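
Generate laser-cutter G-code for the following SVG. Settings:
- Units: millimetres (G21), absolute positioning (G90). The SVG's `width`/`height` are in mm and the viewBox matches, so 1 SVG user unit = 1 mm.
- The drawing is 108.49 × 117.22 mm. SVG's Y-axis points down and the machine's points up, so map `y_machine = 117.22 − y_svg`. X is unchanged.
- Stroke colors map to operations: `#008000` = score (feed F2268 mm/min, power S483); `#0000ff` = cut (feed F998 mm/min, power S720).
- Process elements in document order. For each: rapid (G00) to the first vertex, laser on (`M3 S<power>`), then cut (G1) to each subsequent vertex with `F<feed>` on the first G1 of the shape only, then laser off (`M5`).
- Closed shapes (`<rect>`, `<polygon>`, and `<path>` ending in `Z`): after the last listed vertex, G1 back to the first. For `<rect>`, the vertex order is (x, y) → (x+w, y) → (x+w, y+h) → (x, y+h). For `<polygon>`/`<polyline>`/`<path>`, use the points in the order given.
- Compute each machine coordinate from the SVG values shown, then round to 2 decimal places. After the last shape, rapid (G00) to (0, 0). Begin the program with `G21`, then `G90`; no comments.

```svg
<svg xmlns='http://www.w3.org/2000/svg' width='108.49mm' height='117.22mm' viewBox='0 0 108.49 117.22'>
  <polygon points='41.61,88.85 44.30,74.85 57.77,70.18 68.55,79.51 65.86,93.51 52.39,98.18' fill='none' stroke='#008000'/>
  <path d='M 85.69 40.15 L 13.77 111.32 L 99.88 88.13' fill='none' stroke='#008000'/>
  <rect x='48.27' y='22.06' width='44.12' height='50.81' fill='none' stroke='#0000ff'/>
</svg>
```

1 u = 1 mm; y_m = 117.22 − y.

[1] `<polygon>` regular polygon, #008000→score S483 F2268: (41.61,28.37) → (44.30,42.37) → (57.77,47.04) → (68.55,37.71) → (65.86,23.71) → (52.39,19.04) → (41.61,28.37) (closed)

[2] `<path>` open polyline, #008000→score S483 F2268: (85.69,77.07) → (13.77,5.90) → (99.88,29.09)

[3] `<rect>` rectangle, #0000ff→cut S720 F998: (48.27,95.16) → (92.39,95.16) → (92.39,44.35) → (48.27,44.35) → (48.27,95.16) (closed)

G21
G90
G00 X41.61 Y28.37
M3 S483
G1 X44.30 Y42.37 F2268
G1 X57.77 Y47.04
G1 X68.55 Y37.71
G1 X65.86 Y23.71
G1 X52.39 Y19.04
G1 X41.61 Y28.37
M5
G00 X85.69 Y77.07
M3 S483
G1 X13.77 Y5.90 F2268
G1 X99.88 Y29.09
M5
G00 X48.27 Y95.16
M3 S720
G1 X92.39 Y95.16 F998
G1 X92.39 Y44.35
G1 X48.27 Y44.35
G1 X48.27 Y95.16
M5
G00 X0.00 Y0.00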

Directions >> The data above must be restated word for word.

Answer space >>
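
Generate laser-cutter G-code for the following SVG. Settings:
- Units: millimetres (G21), absolute positioning (G90). The SVG's `width`/`height` are in mm and the viewBox matches, so 1 SVG user unit = 1 mm.
- The drawing is 108.49 × 117.22 mm. SVG's Y-axis points down and the machine's points up, so map `y_machine = 117.22 − y_svg`. X is unchanged.
- Stroke colors map to operations: `#008000` = score (feed F2268 mm/min, power S483); `#0000ff` = cut (feed F998 mm/min, power S720).
- Process elements in document order. For each: rapid (G00) to the first vertex, laser on (`M3 S<power>`), then cut (G1) to each subsequent vertex with `F<feed>` on the first G1 of the shape only, then laser off (`M5`).
- Closed shapes (`<rect>`, `<polygon>`, and `<path>` ending in `Z`): after the last listed vertex, G1 back to the first. For `<rect>`, the vertex order is (x, y) → (x+w, y) → (x+w, y+h) → (x, y+h). For `<polygon>`/`<polyline>`/`<path>`, use the points in the order given.
- Compute each machine coordinate from the SVG values shown, then round to 2 decimal places. After the last shape, rapid (G00) to (0, 0). Begin the program with `G21`, then `G90`; no comments.

```svg
<svg xmlns='http://www.w3.org/2000/svg' width='108.49mm' height='117.22mm' viewBox='0 0 108.49 117.22'>
  <polygon points='41.61,88.85 44.30,74.85 57.77,70.18 68.55,79.51 65.86,93.51 52.39,98.18' fill='none' stroke='#008000'/>
  <path d='M 85.69 40.15 L 13.77 111.32 L 99.88 88.13' fill='none' stroke='#008000'/>
  <rect x='48.27' y='22.06' width='44.12' height='50.81' fill='none' stroke='#0000ff'/>
</svg>
```

1 u = 1 mm; y_m = 117.22 − y.

[1] `<polygon>` regular polygon, #008000→score S483 F2268: (41.61,28.37) → (44.30,42.37) → (57.77,47.04) → (68.55,37.71) → (65.86,23.71) → (52.39,19.04) → (41.61,28.37) (closed)

[2] `<path>` open polyline, #008000→score S483 F2268: (85.69,77.07) → (13.77,5.90) → (99.88,29.09)

[3] `<rect>` rectangle, #0000ff→cut S720 F998: (48.27,95.16) → (92.39,95.16) → (92.39,44.35) → (48.27,44.35) → (48.27,95.16) (closed)

G21
G90
G00 X41.61 Y28.37
M3 S483
G1 X44.30 Y42.37 F2268
G1 X57.77 Y47.04
G1 X68.55 Y37.71
G1 X65.86 Y23.71
G1 X52.39 Y19.04
G1 X41.61 Y28.37
M5
G00 X85.69 Y77.07
M3 S483
G1 X13.77 Y5.90 F2268
G1 X99.88 Y29.09
M5
G00 X48.27 Y95.16
M3 S720
G1 X92.39 Y95.16 F998
G1 X92.39 Y44.35
G1 X48.27 Y44.35
G1 X48.27 Y95.16
M5
G00 X0.00 Y0.00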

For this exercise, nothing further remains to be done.